## Exercise details
Nothing below is to be printed except the lines between the line holding "A brass rod" and the line holding "A steel bar", inclusive, each exactly as it appears.

BEGIN

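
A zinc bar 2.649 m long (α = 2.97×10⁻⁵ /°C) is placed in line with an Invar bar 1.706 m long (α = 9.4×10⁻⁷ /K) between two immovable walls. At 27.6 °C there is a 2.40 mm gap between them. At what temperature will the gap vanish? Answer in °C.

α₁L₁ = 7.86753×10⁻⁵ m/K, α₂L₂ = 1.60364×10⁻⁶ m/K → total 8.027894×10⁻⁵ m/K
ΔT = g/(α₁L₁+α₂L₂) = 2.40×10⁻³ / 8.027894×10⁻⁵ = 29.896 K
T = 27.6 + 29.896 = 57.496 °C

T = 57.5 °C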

END
BEGIN

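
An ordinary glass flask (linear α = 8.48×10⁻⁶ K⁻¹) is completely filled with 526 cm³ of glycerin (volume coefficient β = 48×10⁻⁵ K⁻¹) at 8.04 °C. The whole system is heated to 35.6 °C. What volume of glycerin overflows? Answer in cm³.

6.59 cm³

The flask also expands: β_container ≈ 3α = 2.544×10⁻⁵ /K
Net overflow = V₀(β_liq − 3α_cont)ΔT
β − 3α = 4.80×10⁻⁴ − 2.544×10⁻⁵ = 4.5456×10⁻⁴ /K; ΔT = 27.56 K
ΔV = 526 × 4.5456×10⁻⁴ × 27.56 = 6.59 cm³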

END
BEGIN

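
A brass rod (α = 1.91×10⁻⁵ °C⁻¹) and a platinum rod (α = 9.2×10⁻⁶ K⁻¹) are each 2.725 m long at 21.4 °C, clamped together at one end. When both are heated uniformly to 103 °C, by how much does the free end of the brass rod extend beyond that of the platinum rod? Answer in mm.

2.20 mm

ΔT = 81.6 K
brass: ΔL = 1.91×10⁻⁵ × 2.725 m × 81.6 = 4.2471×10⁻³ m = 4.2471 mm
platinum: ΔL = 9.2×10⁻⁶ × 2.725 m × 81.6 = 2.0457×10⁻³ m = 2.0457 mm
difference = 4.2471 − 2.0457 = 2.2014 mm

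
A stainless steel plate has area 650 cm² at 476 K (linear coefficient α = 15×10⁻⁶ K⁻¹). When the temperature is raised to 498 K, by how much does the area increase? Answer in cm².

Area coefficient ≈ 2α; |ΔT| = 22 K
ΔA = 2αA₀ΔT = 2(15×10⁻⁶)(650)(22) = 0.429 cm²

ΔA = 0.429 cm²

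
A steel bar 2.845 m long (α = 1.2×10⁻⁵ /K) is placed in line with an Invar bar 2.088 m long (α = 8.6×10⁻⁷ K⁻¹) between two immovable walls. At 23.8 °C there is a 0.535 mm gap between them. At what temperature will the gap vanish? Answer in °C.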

END

## Reply to the task
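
A brass rod (α = 1.91×10⁻⁵ °C⁻¹) and a platinum rod (α = 9.2×10⁻⁶ K⁻¹) are each 2.725 m long at 21.4 °C, clamped together at one end. When both are heated uniformly to 103 °C, by how much does the free end of the brass rod extend beyond that of the platinum rod? Answer in mm.

2.20 mm

ΔT = 81.6 K
brass: ΔL = 1.91×10⁻⁵ × 2.725 m × 81.6 = 4.2471×10⁻³ m = 4.2471 mm
platinum: ΔL = 9.2×10⁻⁶ × 2.725 m × 81.6 = 2.0457×10⁻³ m = 2.0457 mm
difference = 4.2471 − 2.0457 = 2.2014 mm

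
A stainless steel plate has area 650 cm² at 476 K (linear coefficient α = 15×10⁻⁶ K⁻¹). When the temperature is raised to 498 K, by how much does the area increase? Answer in cm².

Area coefficient ≈ 2α; |ΔT| = 22 K
ΔA = 2αA₀ΔT = 2(15×10⁻⁶)(650)(22) = 0.429 cm²

ΔA = 0.429 cm²

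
A steel bar 2.845 m long (α = 1.2×10⁻⁵ /K) is placed in line with an Invar bar 2.088 m long (α = 8.6×10⁻⁷ K⁻¹) between two immovable walls. At 23.8 °C there is a 0.535 mm gap between them. At what temperature will the gap vanish? Answer in °C.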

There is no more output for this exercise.